• **DIRECTIONS**: Please repeat every entry, keeping each one exactly the same.

• **GIVEN RECORDS**:
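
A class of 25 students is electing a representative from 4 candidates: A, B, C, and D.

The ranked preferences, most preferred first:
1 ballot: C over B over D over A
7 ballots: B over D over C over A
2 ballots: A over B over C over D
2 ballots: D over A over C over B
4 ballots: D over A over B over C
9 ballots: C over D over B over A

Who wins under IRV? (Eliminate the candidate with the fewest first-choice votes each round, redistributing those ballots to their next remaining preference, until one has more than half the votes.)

B

Round 1: A 2, B 7, C 10, D 6. A eliminated.
Round 2: B 9, C 10, D 6. D eliminated.
Round 3: B 13, C 12. B has a majority (≥13).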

• **OUTPUT**:
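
A class of 25 students is electing a representative from 4 candidates: A, B, C, and D.

The ranked preferences, most preferred first:
1 ballot: C over B over D over A
7 ballots: B over D over C over A
2 ballots: A over B over C over D
2 ballots: D over A over C over B
4 ballots: D over A over B over C
9 ballots: C over D over B over A

Who wins under IRV? (Eliminate the candidate with the fewest first-choice votes each round, redistributing those ballots to their next remaining preference, until one has more than half the votes.)

B

Round 1: A 2, B 7, C 10, D 6. A eliminated.
Round 2: B 9, C 10, D 6. D eliminated.
Round 3: B 13, C 12. B has a majority (≥13).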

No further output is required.